What the task requires:
The records below must be reproduced in full and without error.

Provided data:
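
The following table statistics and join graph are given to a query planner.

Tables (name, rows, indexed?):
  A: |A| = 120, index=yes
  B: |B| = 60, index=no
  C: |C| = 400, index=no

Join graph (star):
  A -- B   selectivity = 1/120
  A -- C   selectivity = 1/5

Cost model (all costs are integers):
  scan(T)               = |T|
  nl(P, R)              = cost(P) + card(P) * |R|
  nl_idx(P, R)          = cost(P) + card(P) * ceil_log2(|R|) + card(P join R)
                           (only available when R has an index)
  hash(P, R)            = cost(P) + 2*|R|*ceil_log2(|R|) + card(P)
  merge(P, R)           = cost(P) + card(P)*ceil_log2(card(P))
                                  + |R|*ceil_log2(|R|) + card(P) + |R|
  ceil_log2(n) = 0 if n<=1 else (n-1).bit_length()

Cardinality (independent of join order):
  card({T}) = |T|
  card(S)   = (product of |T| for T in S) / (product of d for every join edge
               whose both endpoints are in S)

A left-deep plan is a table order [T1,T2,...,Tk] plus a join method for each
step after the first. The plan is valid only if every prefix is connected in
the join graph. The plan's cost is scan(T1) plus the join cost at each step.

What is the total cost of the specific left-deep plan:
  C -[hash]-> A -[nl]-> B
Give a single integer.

step 1: scan C: cost=400, card=400
step 2: join A via hash
    card(P join A) = 400*120/(5) = 9600
    cost = 400 + 2*120*7 + 400 = 2480
step 3: join B via nl
    card(P join B) = 9600*60/(120) = 4800
    cost = 2480 + 9600*60 = 578480

578480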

Written reply:
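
The following table statistics and join graph are given to a query planner.

Tables (name, rows, indexed?):
  A: |A| = 120, index=yes
  B: |B| = 60, index=no
  C: |C| = 400, index=no

Join graph (star):
  A -- B   selectivity = 1/120
  A -- C   selectivity = 1/5

Cost model (all costs are integers):
  scan(T)               = |T|
  nl(P, R)              = cost(P) + card(P) * |R|
  nl_idx(P, R)          = cost(P) + card(P) * ceil_log2(|R|) + card(P join R)
                           (only available when R has an index)
  hash(P, R)            = cost(P) + 2*|R|*ceil_log2(|R|) + card(P)
  merge(P, R)           = cost(P) + card(P)*ceil_log2(card(P))
                                  + |R|*ceil_log2(|R|) + card(P) + |R|
  ceil_log2(n) = 0 if n<=1 else (n-1).bit_length()

Cardinality (independent of join order):
  card({T}) = |T|
  card(S)   = (product of |T| for T in S) / (product of d for every join edge
               whose both endpoints are in S)

A left-deep plan is a table order [T1,T2,...,Tk] plus a join method for each
step after the first. The plan is valid only if every prefix is connected in
the join graph. The plan's cost is scan(T1) plus the join cost at each step.

What is the total cost of the specific left-deep plan:
  C -[hash]-> A -[nl]-> B
Give a single integer.

step 1: scan C: cost=400, card=400
step 2: join A via hash
    card(P join A) = 400*120/(5) = 9600
    cost = 400 + 2*120*7 + 400 = 2480
step 3: join B via nl
    card(P join B) = 9600*60/(120) = 4800
    cost = 2480 + 9600*60 = 578480

578480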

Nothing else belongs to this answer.